**Assignment**: In the records below, find each line containing the word "product" and copy it.

**Study material**:

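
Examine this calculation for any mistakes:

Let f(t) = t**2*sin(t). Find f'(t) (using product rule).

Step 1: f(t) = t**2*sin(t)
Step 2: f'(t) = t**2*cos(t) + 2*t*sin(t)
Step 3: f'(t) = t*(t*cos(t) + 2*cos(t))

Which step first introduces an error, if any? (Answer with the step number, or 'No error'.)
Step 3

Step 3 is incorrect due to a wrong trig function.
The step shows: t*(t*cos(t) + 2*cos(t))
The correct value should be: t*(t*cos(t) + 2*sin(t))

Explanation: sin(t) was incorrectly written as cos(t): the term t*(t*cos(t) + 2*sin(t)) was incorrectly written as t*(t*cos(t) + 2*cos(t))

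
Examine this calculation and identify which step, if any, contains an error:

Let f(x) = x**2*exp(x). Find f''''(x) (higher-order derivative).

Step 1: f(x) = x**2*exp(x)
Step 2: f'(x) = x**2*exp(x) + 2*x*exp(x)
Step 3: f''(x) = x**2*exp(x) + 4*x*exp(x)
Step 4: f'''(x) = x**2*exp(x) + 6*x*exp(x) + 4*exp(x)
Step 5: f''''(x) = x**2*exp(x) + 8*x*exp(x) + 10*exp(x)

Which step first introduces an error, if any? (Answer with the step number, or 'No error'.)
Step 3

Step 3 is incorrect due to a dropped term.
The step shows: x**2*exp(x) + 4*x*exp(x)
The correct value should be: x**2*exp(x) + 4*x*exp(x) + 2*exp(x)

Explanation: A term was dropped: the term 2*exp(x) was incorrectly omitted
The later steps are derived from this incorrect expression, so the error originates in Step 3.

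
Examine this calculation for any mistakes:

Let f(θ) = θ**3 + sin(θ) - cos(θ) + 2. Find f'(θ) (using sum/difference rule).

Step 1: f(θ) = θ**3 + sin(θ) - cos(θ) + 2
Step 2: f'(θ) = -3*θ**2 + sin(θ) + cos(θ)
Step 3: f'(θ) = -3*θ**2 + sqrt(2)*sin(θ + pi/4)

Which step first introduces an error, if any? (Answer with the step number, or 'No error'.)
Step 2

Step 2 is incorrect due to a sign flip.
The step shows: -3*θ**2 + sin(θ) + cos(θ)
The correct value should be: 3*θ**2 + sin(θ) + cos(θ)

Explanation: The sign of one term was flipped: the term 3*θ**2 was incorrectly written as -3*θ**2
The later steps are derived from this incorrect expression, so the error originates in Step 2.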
==
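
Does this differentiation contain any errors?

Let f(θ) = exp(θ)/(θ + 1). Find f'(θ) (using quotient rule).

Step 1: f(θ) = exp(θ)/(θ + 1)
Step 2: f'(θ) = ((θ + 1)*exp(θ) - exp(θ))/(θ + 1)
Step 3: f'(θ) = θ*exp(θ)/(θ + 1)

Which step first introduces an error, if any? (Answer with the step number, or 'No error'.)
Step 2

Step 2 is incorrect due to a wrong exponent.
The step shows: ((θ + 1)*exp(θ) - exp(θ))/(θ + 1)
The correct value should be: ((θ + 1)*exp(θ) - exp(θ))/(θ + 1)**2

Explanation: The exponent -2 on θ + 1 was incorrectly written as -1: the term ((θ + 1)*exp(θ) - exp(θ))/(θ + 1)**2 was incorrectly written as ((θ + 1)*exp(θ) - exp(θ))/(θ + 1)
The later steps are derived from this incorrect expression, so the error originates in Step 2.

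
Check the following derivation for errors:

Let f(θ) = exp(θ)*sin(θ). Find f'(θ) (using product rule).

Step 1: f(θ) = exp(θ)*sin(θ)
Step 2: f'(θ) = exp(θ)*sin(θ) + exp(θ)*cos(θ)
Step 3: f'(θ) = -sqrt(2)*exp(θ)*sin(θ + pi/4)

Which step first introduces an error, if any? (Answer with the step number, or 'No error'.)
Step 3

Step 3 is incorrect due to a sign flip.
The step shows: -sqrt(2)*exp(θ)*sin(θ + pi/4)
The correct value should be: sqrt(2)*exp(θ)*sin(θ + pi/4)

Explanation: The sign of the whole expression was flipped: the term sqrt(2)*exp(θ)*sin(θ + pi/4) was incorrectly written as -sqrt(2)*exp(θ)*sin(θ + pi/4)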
---
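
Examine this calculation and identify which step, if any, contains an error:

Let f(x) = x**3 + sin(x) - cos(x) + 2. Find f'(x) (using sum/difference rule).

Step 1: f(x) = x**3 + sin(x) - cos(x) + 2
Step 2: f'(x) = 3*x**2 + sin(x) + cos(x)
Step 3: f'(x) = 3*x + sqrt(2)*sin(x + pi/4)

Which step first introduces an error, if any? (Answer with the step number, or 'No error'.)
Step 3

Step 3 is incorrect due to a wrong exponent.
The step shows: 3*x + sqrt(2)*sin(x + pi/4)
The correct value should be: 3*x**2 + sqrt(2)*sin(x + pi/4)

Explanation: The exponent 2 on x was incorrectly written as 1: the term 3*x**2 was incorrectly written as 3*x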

**Reply**:
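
Let f(t) = t**2*sin(t). Find f'(t) (using product rule).
Let f(θ) = exp(θ)*sin(θ). Find f'(θ) (using product rule).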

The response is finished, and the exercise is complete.